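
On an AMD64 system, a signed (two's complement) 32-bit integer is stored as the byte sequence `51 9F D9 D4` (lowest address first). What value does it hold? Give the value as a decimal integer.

Little-endian stores the least-significant byte at the lowest address.
Reassemble most-significant byte first: D4 D9 9F 51 → 0xD4D99F51.
Top bit is set, so as a signed 32-bit value this is 0xD4D99F51 − 2^32 = -723935407.

-723935407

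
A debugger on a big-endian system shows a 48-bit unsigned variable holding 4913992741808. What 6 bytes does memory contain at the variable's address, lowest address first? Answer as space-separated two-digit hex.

4913992741808 in hexadecimal, padded to 48 bits, is 0x047820CAB3B0.
Split into bytes (most-significant first): 04 78 20 CA B3 B0.
In big-endian order the high byte comes first in memory.
So the memory order matches the most-significant-first order: 04 78 20 CA B3 B0.

04 78 20 CA B3 B0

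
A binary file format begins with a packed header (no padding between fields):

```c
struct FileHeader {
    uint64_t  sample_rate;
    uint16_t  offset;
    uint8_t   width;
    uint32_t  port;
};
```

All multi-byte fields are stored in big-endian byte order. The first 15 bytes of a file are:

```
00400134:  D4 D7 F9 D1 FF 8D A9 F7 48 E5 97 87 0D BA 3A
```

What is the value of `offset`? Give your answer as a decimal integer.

18661

`offset` follows `sample_rate` (8 bytes), so it starts at byte offset 8 and occupies 2 bytes.
Bytes at offsets 8..9: 48 E5.
In big-endian order the high byte comes first in memory.
The bytes are already most-significant first: 0x48E5.
0x48E5 = 18661.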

### Assignment
Word for word, quote all of the data above.

### Answer section
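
On an AMD64 system, a signed (two's complement) 32-bit integer is stored as the byte sequence `51 9F D9 D4` (lowest address first). What value does it hold? Give the value as a decimal integer.

Little-endian stores the least-significant byte at the lowest address.
Reassemble most-significant byte first: D4 D9 9F 51 → 0xD4D99F51.
Top bit is set, so as a signed 32-bit value this is 0xD4D99F51 − 2^32 = -723935407.

-723935407

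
A debugger on a big-endian system shows a 48-bit unsigned variable holding 4913992741808. What 6 bytes does memory contain at the variable's address, lowest address first? Answer as space-separated two-digit hex.

4913992741808 in hexadecimal, padded to 48 bits, is 0x047820CAB3B0.
Split into bytes (most-significant first): 04 78 20 CA B3 B0.
In big-endian order the high byte comes first in memory.
So the memory order matches the most-significant-first order: 04 78 20 CA B3 B0.

04 78 20 CA B3 B0

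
A binary file format begins with a packed header (no padding between fields):

```c
struct FileHeader {
    uint64_t  sample_rate;
    uint16_t  offset;
    uint8_t   width;
    uint32_t  port;
};
```

All multi-byte fields are stored in big-endian byte order. The first 15 bytes of a file are:

```
00400134:  D4 D7 F9 D1 FF 8D A9 F7 48 E5 97 87 0D BA 3A
```

What is the value of `offset`? Give your answer as a decimal integer.

18661

`offset` follows `sample_rate` (8 bytes), so it starts at byte offset 8 and occupies 2 bytes.
Bytes at offsets 8..9: 48 E5.
In big-endian order the high byte comes first in memory.
The bytes are already most-significant first: 0x48E5.
0x48E5 = 18661.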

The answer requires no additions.